### Activity
The entries below need to be transcribed verbatim.
━━━━━━━━━━━━━━━━
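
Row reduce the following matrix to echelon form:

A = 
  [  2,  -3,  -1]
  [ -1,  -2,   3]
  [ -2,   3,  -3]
Row operations:
R2 → R2 + (1/2)·R1
R3 → R3 + (1)·R1

Resulting echelon form:
REF = 
  [   2,   -3,   -1]
  [   0, -7/2,  5/2]
  [   0,    0,   -4]

Rank = 3 (number of non-zero pivot rows).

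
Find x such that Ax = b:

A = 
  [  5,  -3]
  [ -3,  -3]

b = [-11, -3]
x = [-1, 2]

Row reduce the augmented matrix [A|b]:
R2 → R2 + (3/5)·R1
REF = 
  [    5,    -3,   -11]
  [    0, -24/5, -48/5]

Back-substitution:
x₂ = (-48/5) / (-24/5) = 2
x₁ = (-11 - (-3)(2)) / 5 = -1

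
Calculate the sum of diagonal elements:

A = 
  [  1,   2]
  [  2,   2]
3

tr(A) = 1 + 2 = 3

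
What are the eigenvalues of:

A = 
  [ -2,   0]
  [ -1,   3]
λ = 3, -2

tr(A) = 1, det(A) = -6
Characteristic polynomial: λ² - tr(A)λ + det(A) = λ² - λ - 6
λ² - λ - 6 = (λ + 2)(λ - 3)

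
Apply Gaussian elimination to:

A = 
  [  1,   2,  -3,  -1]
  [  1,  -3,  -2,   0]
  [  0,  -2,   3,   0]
Row operations:
R2 → R2 - (1)·R1
R3 → R3 - (2/5)·R2

Resulting echelon form:
REF = 
  [   1,    2,   -3,   -1]
  [   0,   -5,    1,    1]
  [   0,    0, 13/5, -2/5]

Rank = 3 (number of non-zero pivot rows).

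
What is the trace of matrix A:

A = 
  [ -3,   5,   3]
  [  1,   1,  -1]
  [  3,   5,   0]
-2

tr(A) = -3 + 1 + 0 = -2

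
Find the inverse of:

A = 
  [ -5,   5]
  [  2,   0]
det(A) = (-5)(0) - (5)(2) = -10
For a 2×2 matrix, A⁻¹ = (1/det(A)) · [[d, -b], [-c, a]]
    = (-1/10) · [[0, -5], [-2, -5]]

A⁻¹ = 
  [  0, 1/2]
  [1/5, 1/2]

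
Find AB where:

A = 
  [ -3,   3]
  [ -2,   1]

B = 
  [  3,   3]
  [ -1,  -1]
AB = 
  [-12, -12]
  [ -7,  -7]

A is 2×2 and B is 2×2, so AB is 2×2. Each entry is (row of A)·(column of B):
AB[1,1] = (-3)(3) + (3)(-1) = -12
AB[1,2] = (-3)(3) + (3)(-1) = -12
AB[2,1] = (-2)(3) + (1)(-1) = -7
AB[2,2] = (-2)(3) + (1)(-1) = -7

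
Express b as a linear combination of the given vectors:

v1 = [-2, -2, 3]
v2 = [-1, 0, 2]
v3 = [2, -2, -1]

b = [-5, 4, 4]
c1 = 0, c2 = 1, c3 = -2

b = 0·v1 + 1·v2 + -2·v3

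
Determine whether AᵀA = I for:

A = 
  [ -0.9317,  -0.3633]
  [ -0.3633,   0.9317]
Yes

AᵀA = 
  [  1.0001,   0]
  [  0,   1.0001]
≈ I (equal to I up to the 4-dp rounding of the entries)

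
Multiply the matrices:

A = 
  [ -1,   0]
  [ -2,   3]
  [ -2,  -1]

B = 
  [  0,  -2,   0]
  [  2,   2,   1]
AB = 
  [  0,   2,   0]
  [  6,  10,   3]
  [ -2,   2,  -1]

A is 3×2 and B is 2×3, so AB is 3×3. Each entry is (row of A)·(column of B):
AB[1,1] = (-1)(0) + (0)(2) = 0
AB[1,2] = (-1)(-2) + (0)(2) = 2
AB[1,3] = (-1)(0) + (0)(1) = 0
AB[2,1] = (-2)(0) + (3)(2) = 6
AB[2,2] = (-2)(-2) + (3)(2) = 10
AB[2,3] = (-2)(0) + (3)(1) = 3
AB[3,1] = (-2)(0) + (-1)(2) = -2
AB[3,2] = (-2)(-2) + (-1)(2) = 2
AB[3,3] = (-2)(0) + (-1)(1) = -1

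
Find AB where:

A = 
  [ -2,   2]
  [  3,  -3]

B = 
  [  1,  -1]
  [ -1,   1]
A is 2×2 and B is 2×2, so AB is 2×2. Each entry is (row of A)·(column of B):
AB[1,1] = (-2)(1) + (2)(-1) = -4
AB[1,2] = (-2)(-1) + (2)(1) = 4
AB[2,1] = (3)(1) + (-3)(-1) = 6
AB[2,2] = (3)(-1) + (-3)(1) = -6

AB = 
  [ -4,   4]
  [  6,  -6]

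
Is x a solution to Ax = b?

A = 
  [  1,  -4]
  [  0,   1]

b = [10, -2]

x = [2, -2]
Yes

Ax = [10, -2] = b ✓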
━━━━━━━━━━━━━━━━
### Response
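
Row reduce the following matrix to echelon form:

A = 
  [  2,  -3,  -1]
  [ -1,  -2,   3]
  [ -2,   3,  -3]
Row operations:
R2 → R2 + (1/2)·R1
R3 → R3 + (1)·R1

Resulting echelon form:
REF = 
  [   2,   -3,   -1]
  [   0, -7/2,  5/2]
  [   0,    0,   -4]

Rank = 3 (number of non-zero pivot rows).

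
Find x such that Ax = b:

A = 
  [  5,  -3]
  [ -3,  -3]

b = [-11, -3]
x = [-1, 2]

Row reduce the augmented matrix [A|b]:
R2 → R2 + (3/5)·R1
REF = 
  [    5,    -3,   -11]
  [    0, -24/5, -48/5]

Back-substitution:
x₂ = (-48/5) / (-24/5) = 2
x₁ = (-11 - (-3)(2)) / 5 = -1

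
Calculate the sum of diagonal elements:

A = 
  [  1,   2]
  [  2,   2]
3

tr(A) = 1 + 2 = 3

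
What are the eigenvalues of:

A = 
  [ -2,   0]
  [ -1,   3]
λ = 3, -2

tr(A) = 1, det(A) = -6
Characteristic polynomial: λ² - tr(A)λ + det(A) = λ² - λ - 6
λ² - λ - 6 = (λ + 2)(λ - 3)

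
Apply Gaussian elimination to:

A = 
  [  1,   2,  -3,  -1]
  [  1,  -3,  -2,   0]
  [  0,  -2,   3,   0]
Row operations:
R2 → R2 - (1)·R1
R3 → R3 - (2/5)·R2

Resulting echelon form:
REF = 
  [   1,    2,   -3,   -1]
  [   0,   -5,    1,    1]
  [   0,    0, 13/5, -2/5]

Rank = 3 (number of non-zero pivot rows).

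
What is the trace of matrix A:

A = 
  [ -3,   5,   3]
  [  1,   1,  -1]
  [  3,   5,   0]
-2

tr(A) = -3 + 1 + 0 = -2

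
Find the inverse of:

A = 
  [ -5,   5]
  [  2,   0]
det(A) = (-5)(0) - (5)(2) = -10
For a 2×2 matrix, A⁻¹ = (1/det(A)) · [[d, -b], [-c, a]]
    = (-1/10) · [[0, -5], [-2, -5]]

A⁻¹ = 
  [  0, 1/2]
  [1/5, 1/2]

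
Find AB where:

A = 
  [ -3,   3]
  [ -2,   1]

B = 
  [  3,   3]
  [ -1,  -1]
AB = 
  [-12, -12]
  [ -7,  -7]

A is 2×2 and B is 2×2, so AB is 2×2. Each entry is (row of A)·(column of B):
AB[1,1] = (-3)(3) + (3)(-1) = -12
AB[1,2] = (-3)(3) + (3)(-1) = -12
AB[2,1] = (-2)(3) + (1)(-1) = -7
AB[2,2] = (-2)(3) + (1)(-1) = -7

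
Express b as a linear combination of the given vectors:

v1 = [-2, -2, 3]
v2 = [-1, 0, 2]
v3 = [2, -2, -1]

b = [-5, 4, 4]
c1 = 0, c2 = 1, c3 = -2

b = 0·v1 + 1·v2 + -2·v3

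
Determine whether AᵀA = I for:

A = 
  [ -0.9317,  -0.3633]
  [ -0.3633,   0.9317]
Yes

AᵀA = 
  [  1.0001,   0]
  [  0,   1.0001]
≈ I (equal to I up to the 4-dp rounding of the entries)

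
Multiply the matrices:

A = 
  [ -1,   0]
  [ -2,   3]
  [ -2,  -1]

B = 
  [  0,  -2,   0]
  [  2,   2,   1]
AB = 
  [  0,   2,   0]
  [  6,  10,   3]
  [ -2,   2,  -1]

A is 3×2 and B is 2×3, so AB is 3×3. Each entry is (row of A)·(column of B):
AB[1,1] = (-1)(0) + (0)(2) = 0
AB[1,2] = (-1)(-2) + (0)(2) = 2
AB[1,3] = (-1)(0) + (0)(1) = 0
AB[2,1] = (-2)(0) + (3)(2) = 6
AB[2,2] = (-2)(-2) + (3)(2) = 10
AB[2,3] = (-2)(0) + (3)(1) = 3
AB[3,1] = (-2)(0) + (-1)(2) = -2
AB[3,2] = (-2)(-2) + (-1)(2) = 2
AB[3,3] = (-2)(0) + (-1)(1) = -1

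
Find AB where:

A = 
  [ -2,   2]
  [  3,  -3]

B = 
  [  1,  -1]
  [ -1,   1]
A is 2×2 and B is 2×2, so AB is 2×2. Each entry is (row of A)·(column of B):
AB[1,1] = (-2)(1) + (2)(-1) = -4
AB[1,2] = (-2)(-1) + (2)(1) = 4
AB[2,1] = (3)(1) + (-3)(-1) = 6
AB[2,2] = (3)(-1) + (-3)(1) = -6

AB = 
  [ -4,   4]
  [  6,  -6]

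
Is x a solution to Ax = b?

A = 
  [  1,  -4]
  [  0,   1]

b = [10, -2]

x = [2, -2]
Yes

Ax = [10, -2] = b ✓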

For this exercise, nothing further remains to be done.